- Exercise description: A verbatim copy of every record is needed.

╭─ Data provided

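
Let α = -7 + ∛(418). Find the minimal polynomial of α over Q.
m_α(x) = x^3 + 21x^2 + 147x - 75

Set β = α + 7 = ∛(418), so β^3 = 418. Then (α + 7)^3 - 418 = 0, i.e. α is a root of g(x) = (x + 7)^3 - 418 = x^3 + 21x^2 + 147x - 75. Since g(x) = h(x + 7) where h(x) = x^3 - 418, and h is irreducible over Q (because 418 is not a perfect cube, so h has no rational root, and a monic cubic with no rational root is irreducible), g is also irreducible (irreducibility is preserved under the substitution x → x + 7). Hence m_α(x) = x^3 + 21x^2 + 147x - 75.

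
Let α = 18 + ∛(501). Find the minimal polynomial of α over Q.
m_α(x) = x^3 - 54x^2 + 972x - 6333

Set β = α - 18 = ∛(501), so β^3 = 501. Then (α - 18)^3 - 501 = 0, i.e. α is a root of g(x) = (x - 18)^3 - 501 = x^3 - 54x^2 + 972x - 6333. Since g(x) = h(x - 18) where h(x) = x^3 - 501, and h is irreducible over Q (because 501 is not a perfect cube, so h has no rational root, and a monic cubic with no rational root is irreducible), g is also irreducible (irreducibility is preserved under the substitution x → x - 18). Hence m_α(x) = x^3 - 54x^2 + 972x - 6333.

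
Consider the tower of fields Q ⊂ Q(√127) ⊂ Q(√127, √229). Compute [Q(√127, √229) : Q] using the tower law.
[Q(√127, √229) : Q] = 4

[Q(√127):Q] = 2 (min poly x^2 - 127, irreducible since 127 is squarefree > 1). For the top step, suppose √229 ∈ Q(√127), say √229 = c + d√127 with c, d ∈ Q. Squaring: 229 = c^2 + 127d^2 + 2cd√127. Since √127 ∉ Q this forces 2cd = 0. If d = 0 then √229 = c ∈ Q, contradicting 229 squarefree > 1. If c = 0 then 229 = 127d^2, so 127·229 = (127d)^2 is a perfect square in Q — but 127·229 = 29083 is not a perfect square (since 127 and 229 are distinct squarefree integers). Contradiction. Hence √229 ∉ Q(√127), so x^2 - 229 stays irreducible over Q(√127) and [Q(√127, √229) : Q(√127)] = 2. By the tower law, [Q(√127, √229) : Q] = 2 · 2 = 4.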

╰─

- Response to this task:
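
Let α = -7 + ∛(418). Find the minimal polynomial of α over Q.
m_α(x) = x^3 + 21x^2 + 147x - 75

Set β = α + 7 = ∛(418), so β^3 = 418. Then (α + 7)^3 - 418 = 0, i.e. α is a root of g(x) = (x + 7)^3 - 418 = x^3 + 21x^2 + 147x - 75. Since g(x) = h(x + 7) where h(x) = x^3 - 418, and h is irreducible over Q (because 418 is not a perfect cube, so h has no rational root, and a monic cubic with no rational root is irreducible), g is also irreducible (irreducibility is preserved under the substitution x → x + 7). Hence m_α(x) = x^3 + 21x^2 + 147x - 75.

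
Let α = 18 + ∛(501). Find the minimal polynomial of α over Q.
m_α(x) = x^3 - 54x^2 + 972x - 6333

Set β = α - 18 = ∛(501), so β^3 = 501. Then (α - 18)^3 - 501 = 0, i.e. α is a root of g(x) = (x - 18)^3 - 501 = x^3 - 54x^2 + 972x - 6333. Since g(x) = h(x - 18) where h(x) = x^3 - 501, and h is irreducible over Q (because 501 is not a perfect cube, so h has no rational root, and a monic cubic with no rational root is irreducible), g is also irreducible (irreducibility is preserved under the substitution x → x - 18). Hence m_α(x) = x^3 - 54x^2 + 972x - 6333.

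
Consider the tower of fields Q ⊂ Q(√127) ⊂ Q(√127, √229). Compute [Q(√127, √229) : Q] using the tower law.
[Q(√127, √229) : Q] = 4

[Q(√127):Q] = 2 (min poly x^2 - 127, irreducible since 127 is squarefree > 1). For the top step, suppose √229 ∈ Q(√127), say √229 = c + d√127 with c, d ∈ Q. Squaring: 229 = c^2 + 127d^2 + 2cd√127. Since √127 ∉ Q this forces 2cd = 0. If d = 0 then √229 = c ∈ Q, contradicting 229 squarefree > 1. If c = 0 then 229 = 127d^2, so 127·229 = (127d)^2 is a perfect square in Q — but 127·229 = 29083 is not a perfect square (since 127 and 229 are distinct squarefree integers). Contradiction. Hence √229 ∉ Q(√127), so x^2 - 229 stays irreducible over Q(√127) and [Q(√127, √229) : Q(√127)] = 2. By the tower law, [Q(√127, √229) : Q] = 2 · 2 = 4.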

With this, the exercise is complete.